(Collected data)
━━━━━━━━━━
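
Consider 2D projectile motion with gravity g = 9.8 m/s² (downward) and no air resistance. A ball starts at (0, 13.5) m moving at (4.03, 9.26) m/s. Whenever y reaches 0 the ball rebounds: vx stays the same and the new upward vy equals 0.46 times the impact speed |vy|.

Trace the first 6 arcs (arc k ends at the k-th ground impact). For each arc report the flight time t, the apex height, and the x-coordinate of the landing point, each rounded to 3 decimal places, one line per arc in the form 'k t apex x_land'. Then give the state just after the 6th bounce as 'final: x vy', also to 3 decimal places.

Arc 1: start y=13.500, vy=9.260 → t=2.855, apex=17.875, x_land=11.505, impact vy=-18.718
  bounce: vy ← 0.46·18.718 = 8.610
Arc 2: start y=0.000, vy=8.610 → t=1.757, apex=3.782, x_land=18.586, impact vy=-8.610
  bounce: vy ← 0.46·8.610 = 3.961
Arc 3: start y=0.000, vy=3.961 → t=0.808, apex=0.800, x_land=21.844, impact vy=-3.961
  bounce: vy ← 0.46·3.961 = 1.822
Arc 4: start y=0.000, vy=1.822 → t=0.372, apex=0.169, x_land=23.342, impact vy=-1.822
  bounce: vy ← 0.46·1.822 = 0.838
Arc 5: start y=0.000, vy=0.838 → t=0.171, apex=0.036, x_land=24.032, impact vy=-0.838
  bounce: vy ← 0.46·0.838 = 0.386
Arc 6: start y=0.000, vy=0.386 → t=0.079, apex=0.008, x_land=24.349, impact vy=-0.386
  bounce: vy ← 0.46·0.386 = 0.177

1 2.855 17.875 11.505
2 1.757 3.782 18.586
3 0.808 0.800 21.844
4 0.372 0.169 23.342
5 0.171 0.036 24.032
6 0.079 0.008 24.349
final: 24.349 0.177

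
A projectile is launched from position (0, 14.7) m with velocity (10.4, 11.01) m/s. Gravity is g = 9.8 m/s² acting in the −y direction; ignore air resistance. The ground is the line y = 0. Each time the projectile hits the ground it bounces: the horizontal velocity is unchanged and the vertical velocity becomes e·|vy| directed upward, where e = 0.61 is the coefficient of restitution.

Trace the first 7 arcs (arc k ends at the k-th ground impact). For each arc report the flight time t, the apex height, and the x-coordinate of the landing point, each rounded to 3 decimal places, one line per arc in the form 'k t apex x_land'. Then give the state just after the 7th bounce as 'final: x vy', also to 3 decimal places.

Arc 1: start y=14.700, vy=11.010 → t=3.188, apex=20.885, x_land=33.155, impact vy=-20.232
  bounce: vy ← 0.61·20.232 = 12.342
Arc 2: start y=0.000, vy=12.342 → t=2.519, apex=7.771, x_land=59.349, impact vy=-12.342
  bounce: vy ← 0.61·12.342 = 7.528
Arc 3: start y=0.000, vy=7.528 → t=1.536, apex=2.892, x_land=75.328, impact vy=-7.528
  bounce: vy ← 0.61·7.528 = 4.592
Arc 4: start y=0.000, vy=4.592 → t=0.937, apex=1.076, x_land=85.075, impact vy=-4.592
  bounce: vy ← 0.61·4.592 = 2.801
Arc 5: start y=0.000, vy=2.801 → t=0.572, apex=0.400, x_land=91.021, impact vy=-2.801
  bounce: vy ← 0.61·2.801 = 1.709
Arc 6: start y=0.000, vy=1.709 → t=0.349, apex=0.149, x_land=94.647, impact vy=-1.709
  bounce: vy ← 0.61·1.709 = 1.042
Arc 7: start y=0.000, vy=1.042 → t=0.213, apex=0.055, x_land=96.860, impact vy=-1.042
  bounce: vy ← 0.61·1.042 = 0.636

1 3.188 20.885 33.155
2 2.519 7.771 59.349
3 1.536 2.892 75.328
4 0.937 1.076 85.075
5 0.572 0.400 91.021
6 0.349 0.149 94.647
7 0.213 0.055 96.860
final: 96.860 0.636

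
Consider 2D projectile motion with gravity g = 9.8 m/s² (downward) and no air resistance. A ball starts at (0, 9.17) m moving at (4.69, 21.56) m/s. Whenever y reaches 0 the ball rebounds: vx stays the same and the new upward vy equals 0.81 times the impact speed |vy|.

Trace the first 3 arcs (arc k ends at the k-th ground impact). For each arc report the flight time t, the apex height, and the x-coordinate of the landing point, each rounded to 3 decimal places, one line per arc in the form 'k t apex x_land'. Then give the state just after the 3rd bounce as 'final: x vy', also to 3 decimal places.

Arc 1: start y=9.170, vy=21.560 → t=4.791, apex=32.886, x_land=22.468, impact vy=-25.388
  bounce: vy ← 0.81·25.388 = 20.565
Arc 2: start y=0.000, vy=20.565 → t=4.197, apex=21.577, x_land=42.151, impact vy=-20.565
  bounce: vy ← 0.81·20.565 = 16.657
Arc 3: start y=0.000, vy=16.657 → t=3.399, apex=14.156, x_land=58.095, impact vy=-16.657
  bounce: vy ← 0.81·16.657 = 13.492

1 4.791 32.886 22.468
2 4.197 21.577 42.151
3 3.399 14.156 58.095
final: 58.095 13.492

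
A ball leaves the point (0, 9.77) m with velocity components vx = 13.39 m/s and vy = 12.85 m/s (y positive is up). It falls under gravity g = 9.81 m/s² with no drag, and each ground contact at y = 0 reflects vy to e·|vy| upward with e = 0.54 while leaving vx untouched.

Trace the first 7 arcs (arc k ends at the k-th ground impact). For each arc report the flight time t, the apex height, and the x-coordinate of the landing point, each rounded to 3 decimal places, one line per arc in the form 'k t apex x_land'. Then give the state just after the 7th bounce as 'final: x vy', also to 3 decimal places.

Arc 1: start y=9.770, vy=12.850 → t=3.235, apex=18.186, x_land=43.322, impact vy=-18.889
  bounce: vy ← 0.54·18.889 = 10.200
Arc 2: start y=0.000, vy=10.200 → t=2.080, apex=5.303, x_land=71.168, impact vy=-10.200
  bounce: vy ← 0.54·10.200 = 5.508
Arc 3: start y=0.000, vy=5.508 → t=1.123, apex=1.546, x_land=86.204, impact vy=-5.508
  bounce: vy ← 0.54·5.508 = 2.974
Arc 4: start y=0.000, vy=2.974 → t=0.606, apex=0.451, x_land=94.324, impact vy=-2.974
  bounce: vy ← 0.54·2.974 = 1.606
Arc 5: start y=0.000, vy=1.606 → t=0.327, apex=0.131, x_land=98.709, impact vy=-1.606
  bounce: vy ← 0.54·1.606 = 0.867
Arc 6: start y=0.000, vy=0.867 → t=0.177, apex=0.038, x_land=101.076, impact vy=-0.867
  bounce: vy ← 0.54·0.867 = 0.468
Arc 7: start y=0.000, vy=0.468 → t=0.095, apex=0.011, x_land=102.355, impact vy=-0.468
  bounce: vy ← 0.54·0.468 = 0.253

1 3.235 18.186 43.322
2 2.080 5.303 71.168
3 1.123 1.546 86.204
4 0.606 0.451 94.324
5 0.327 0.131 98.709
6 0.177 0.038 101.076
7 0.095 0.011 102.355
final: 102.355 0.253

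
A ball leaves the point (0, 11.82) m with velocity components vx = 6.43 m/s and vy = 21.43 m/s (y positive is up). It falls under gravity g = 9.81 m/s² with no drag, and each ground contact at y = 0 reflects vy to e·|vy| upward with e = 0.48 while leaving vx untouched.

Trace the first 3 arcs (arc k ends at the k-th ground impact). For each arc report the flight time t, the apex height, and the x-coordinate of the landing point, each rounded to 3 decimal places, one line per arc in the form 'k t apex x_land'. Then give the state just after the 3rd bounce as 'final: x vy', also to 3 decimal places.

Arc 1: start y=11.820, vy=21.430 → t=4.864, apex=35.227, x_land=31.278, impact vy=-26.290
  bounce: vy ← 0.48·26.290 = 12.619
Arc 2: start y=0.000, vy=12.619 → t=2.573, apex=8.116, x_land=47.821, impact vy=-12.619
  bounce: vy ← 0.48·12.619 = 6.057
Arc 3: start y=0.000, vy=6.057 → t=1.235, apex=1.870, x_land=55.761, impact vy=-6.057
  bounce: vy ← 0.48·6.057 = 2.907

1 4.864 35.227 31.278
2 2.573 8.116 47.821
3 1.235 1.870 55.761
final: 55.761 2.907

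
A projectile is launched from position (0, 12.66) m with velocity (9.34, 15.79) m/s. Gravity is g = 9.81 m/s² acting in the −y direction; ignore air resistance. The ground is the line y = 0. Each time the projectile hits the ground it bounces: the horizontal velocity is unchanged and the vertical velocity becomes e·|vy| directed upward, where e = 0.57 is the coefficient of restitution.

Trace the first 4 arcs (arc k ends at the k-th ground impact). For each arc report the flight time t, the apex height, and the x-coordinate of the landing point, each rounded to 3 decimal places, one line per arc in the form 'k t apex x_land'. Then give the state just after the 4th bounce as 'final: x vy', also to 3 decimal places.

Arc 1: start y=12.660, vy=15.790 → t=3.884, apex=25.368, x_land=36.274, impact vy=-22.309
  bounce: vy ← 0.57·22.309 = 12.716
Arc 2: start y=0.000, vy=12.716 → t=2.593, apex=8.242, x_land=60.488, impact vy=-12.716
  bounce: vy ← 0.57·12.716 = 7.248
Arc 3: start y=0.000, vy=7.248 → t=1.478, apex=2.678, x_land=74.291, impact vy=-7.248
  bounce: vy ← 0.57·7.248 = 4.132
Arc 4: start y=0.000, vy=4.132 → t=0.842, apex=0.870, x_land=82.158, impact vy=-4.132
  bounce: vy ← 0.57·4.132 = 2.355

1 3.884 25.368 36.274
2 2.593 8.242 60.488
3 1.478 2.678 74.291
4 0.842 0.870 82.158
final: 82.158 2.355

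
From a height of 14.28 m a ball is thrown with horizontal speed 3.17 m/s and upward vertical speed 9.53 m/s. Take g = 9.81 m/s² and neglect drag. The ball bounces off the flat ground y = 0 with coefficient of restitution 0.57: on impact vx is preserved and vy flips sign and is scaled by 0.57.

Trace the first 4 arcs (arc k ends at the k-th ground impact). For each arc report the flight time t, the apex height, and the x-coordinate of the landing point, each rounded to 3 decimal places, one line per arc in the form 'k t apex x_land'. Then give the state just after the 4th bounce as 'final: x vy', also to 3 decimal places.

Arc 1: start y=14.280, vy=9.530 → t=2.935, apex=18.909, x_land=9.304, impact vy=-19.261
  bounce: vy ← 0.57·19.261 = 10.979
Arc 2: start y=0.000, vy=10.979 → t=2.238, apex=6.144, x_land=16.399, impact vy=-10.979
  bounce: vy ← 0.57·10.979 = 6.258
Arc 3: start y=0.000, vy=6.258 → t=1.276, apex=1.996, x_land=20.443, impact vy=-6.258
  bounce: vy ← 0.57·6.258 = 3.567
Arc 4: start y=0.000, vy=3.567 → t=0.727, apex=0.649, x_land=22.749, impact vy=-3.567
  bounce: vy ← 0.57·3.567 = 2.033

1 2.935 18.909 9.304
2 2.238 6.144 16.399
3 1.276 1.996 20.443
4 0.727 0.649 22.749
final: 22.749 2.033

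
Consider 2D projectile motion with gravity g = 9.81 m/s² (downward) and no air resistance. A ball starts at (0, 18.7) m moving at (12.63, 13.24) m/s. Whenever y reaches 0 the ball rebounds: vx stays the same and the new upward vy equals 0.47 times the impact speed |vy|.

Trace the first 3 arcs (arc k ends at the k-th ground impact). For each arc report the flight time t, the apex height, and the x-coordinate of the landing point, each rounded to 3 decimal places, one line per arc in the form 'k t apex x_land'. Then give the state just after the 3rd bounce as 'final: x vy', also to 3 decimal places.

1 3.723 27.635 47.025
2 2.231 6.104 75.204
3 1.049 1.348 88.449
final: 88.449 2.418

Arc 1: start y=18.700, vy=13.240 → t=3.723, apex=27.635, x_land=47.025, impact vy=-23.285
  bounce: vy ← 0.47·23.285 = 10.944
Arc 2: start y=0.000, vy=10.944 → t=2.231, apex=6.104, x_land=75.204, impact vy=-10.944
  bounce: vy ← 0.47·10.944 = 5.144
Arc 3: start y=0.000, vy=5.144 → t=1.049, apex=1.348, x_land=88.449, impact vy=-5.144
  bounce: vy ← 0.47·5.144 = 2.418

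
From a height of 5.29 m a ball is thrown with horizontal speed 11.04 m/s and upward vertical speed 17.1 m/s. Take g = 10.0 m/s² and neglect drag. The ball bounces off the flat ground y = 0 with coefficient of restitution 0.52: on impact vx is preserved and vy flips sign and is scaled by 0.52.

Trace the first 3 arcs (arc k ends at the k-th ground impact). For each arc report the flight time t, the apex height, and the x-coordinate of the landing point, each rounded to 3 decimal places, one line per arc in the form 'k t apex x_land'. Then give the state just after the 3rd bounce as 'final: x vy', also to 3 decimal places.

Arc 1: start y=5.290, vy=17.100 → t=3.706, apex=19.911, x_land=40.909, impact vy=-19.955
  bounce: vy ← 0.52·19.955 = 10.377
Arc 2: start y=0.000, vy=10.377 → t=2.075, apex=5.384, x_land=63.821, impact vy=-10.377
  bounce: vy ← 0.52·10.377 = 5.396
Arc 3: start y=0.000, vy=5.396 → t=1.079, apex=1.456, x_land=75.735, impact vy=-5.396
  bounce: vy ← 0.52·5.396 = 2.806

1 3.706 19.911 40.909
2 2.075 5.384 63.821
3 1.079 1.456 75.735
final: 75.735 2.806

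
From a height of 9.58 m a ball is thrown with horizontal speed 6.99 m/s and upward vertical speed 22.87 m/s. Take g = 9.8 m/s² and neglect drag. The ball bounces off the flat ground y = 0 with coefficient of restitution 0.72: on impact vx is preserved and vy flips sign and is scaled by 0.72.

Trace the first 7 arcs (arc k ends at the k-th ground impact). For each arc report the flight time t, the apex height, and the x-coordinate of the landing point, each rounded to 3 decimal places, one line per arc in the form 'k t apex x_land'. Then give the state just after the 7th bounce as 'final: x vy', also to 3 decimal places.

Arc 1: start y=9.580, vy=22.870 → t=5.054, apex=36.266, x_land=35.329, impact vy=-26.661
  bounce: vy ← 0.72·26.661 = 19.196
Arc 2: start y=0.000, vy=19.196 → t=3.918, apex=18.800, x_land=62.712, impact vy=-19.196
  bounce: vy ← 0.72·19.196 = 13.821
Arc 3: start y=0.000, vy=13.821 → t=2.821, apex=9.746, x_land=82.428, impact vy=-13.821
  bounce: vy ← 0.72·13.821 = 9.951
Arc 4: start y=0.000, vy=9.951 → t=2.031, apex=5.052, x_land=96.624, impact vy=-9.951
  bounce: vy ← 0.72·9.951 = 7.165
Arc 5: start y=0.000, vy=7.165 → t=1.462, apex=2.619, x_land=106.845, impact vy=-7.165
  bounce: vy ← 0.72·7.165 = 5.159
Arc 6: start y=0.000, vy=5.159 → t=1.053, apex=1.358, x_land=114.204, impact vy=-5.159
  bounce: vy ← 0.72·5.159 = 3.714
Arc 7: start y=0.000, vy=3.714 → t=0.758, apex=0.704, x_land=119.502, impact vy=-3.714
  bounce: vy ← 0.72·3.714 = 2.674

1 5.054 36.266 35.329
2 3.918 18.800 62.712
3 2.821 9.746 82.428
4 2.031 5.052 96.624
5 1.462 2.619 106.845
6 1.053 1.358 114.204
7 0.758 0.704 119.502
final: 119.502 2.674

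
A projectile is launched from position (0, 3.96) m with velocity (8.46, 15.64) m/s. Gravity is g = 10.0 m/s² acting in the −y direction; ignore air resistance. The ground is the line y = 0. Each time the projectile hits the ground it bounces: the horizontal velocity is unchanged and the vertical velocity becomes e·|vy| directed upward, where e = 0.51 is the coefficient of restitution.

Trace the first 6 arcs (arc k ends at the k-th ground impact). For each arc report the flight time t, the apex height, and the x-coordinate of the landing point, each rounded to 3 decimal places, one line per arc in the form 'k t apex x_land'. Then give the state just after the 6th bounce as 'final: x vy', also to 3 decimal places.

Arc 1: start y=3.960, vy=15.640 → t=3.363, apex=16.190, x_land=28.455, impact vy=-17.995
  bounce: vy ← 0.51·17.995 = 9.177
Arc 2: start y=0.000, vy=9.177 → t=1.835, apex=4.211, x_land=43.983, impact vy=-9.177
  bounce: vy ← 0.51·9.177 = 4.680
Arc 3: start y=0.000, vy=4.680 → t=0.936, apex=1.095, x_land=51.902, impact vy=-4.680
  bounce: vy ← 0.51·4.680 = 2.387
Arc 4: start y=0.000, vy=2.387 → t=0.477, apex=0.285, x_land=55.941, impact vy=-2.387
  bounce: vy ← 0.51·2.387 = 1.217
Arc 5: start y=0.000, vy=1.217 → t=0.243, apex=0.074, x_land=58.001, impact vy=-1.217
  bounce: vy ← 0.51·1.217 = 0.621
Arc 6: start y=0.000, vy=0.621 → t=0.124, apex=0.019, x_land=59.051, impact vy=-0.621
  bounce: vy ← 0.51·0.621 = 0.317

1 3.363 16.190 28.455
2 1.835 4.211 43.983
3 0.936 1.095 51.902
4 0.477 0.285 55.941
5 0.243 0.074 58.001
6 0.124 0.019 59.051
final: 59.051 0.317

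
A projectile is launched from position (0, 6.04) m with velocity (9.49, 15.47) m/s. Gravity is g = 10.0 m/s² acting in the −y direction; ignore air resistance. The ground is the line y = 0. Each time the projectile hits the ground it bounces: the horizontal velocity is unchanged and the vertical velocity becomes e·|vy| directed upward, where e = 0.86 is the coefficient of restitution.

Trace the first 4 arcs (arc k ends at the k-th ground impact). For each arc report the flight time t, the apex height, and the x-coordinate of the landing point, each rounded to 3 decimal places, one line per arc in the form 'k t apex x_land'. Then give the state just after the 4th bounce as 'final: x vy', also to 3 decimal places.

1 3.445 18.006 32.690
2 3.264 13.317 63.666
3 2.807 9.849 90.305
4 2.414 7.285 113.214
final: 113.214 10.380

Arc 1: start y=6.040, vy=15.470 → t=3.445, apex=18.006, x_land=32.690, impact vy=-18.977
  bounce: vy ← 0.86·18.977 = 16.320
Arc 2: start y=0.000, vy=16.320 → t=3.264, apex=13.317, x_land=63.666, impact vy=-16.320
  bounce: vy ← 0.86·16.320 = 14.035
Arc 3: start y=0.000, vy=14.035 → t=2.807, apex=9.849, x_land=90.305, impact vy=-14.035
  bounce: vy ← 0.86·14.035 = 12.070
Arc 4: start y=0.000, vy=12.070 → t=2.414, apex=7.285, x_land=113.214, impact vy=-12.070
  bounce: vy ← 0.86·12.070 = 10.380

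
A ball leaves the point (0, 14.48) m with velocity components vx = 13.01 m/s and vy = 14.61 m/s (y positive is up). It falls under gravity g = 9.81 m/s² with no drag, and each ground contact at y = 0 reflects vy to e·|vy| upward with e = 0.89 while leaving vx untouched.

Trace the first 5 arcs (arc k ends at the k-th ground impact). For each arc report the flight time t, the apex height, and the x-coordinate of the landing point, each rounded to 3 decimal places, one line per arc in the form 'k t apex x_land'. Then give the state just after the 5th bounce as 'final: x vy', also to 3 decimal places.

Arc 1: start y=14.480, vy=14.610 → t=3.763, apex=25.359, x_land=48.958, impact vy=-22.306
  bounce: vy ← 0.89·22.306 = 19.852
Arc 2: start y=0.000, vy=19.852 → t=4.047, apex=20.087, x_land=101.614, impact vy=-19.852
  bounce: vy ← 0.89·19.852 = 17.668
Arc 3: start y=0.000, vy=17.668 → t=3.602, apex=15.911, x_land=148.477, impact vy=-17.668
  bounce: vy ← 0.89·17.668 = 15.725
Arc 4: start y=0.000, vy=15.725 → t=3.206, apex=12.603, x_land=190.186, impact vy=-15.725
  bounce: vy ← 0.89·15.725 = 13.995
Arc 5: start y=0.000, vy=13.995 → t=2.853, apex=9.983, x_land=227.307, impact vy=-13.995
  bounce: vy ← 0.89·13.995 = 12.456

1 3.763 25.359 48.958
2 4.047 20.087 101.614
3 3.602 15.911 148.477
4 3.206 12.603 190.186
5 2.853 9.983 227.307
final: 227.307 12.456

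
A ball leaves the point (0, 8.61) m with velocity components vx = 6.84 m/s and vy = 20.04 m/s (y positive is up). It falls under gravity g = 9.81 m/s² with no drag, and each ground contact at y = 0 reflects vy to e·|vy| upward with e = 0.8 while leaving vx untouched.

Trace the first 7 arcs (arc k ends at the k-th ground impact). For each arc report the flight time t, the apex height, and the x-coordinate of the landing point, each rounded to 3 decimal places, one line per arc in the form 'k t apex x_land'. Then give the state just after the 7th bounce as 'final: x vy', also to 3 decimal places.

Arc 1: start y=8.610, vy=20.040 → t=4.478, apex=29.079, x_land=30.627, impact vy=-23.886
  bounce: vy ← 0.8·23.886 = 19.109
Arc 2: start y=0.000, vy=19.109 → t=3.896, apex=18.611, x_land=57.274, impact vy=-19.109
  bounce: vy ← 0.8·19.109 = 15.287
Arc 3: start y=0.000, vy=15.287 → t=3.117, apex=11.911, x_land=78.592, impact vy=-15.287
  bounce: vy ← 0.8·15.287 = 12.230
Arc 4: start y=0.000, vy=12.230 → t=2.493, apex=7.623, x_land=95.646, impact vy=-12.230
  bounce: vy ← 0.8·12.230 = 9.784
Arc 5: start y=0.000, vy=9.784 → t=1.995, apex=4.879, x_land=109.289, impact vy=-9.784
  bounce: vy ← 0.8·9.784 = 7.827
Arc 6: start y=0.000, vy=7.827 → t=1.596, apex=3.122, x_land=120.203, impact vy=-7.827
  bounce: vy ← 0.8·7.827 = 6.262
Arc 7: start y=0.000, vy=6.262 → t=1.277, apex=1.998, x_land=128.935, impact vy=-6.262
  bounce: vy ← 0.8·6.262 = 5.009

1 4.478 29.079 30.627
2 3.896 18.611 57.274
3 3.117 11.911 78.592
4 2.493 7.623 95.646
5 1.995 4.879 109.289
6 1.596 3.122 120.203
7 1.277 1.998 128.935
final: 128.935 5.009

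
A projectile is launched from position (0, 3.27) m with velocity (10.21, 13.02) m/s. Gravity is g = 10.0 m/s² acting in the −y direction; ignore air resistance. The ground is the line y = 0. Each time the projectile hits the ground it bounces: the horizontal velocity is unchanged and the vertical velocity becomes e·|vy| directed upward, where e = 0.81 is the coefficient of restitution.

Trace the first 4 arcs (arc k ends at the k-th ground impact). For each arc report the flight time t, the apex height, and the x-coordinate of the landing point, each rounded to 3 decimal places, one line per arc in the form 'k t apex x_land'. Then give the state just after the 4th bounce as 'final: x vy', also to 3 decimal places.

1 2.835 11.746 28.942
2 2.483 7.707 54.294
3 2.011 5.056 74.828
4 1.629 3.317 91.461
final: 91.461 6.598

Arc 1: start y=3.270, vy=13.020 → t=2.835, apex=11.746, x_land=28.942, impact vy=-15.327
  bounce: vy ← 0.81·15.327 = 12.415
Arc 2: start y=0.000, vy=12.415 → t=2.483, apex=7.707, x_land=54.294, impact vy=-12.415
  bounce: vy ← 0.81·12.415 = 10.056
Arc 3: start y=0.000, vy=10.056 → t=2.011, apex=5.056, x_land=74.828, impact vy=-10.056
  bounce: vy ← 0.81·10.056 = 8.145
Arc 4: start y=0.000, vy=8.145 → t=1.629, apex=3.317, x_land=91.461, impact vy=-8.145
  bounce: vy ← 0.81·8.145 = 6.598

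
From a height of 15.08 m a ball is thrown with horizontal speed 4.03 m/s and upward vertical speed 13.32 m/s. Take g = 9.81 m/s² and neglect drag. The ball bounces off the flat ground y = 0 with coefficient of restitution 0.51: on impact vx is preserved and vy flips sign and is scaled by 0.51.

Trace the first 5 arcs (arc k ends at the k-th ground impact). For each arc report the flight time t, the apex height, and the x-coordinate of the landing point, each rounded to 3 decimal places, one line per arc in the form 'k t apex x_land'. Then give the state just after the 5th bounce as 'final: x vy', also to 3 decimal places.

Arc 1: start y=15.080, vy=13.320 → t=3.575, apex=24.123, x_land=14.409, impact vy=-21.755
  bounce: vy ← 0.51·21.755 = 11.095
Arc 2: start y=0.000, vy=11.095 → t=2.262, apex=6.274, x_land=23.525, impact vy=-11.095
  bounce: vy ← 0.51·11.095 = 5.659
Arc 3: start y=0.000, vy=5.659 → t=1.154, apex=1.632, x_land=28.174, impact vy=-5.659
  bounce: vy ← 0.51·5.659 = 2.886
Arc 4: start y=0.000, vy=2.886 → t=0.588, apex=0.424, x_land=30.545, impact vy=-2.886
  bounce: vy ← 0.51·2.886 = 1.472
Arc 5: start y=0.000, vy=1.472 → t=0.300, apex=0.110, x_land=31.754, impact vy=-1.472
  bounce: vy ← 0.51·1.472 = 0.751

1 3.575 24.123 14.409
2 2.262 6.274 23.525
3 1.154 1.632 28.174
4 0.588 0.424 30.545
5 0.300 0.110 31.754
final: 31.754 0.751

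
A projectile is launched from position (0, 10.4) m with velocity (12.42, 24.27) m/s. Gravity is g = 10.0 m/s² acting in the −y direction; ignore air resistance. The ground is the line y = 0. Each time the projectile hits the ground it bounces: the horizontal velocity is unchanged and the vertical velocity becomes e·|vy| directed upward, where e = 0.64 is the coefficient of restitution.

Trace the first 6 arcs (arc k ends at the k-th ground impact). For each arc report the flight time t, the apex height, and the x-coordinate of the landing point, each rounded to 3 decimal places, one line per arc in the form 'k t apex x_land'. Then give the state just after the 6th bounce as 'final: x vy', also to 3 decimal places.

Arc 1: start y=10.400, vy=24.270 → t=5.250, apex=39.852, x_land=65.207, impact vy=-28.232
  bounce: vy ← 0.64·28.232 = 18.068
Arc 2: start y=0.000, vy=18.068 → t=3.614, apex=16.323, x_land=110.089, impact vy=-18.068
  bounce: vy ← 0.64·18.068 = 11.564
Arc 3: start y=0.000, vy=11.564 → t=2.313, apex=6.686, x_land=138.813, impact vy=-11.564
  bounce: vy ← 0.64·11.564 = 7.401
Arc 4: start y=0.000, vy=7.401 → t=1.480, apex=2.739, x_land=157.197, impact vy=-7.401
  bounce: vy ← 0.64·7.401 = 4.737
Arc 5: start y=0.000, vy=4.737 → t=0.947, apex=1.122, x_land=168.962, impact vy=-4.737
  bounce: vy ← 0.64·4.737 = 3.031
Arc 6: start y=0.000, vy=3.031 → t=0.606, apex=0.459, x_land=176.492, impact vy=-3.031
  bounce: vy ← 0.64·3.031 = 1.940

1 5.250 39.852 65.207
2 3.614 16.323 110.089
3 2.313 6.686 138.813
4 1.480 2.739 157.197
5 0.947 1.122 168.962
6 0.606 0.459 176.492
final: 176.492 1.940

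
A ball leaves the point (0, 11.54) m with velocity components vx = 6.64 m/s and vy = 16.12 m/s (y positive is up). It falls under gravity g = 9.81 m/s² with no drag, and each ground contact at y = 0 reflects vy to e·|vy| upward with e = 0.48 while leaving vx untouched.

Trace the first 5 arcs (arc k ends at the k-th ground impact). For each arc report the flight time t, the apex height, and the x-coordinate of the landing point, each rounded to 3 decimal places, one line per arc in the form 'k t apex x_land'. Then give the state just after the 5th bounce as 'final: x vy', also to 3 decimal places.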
━━━━━━━━━━
TASK GOAL – A complete answer gives every line of the records holding "under".

REPLY –
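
A ball leaves the point (0, 9.77) m with velocity components vx = 13.39 m/s and vy = 12.85 m/s (y positive is up). It falls under gravity g = 9.81 m/s² with no drag, and each ground contact at y = 0 reflects vy to e·|vy| upward with e = 0.54 while leaving vx untouched.
A ball leaves the point (0, 11.82) m with velocity components vx = 6.43 m/s and vy = 21.43 m/s (y positive is up). It falls under gravity g = 9.81 m/s² with no drag, and each ground contact at y = 0 reflects vy to e·|vy| upward with e = 0.48 while leaving vx untouched.
A ball leaves the point (0, 14.48) m with velocity components vx = 13.01 m/s and vy = 14.61 m/s (y positive is up). It falls under gravity g = 9.81 m/s² with no drag, and each ground contact at y = 0 reflects vy to e·|vy| upward with e = 0.89 while leaving vx untouched.
A ball leaves the point (0, 8.61) m with velocity components vx = 6.84 m/s and vy = 20.04 m/s (y positive is up). It falls under gravity g = 9.81 m/s² with no drag, and each ground contact at y = 0 reflects vy to e·|vy| upward with e = 0.8 while leaving vx untouched.
A ball leaves the point (0, 11.54) m with velocity components vx = 6.64 m/s and vy = 16.12 m/s (y positive is up). It falls under gravity g = 9.81 m/s² with no drag, and each ground contact at y = 0 reflects vy to e·|vy| upward with e = 0.48 while leaving vx untouched.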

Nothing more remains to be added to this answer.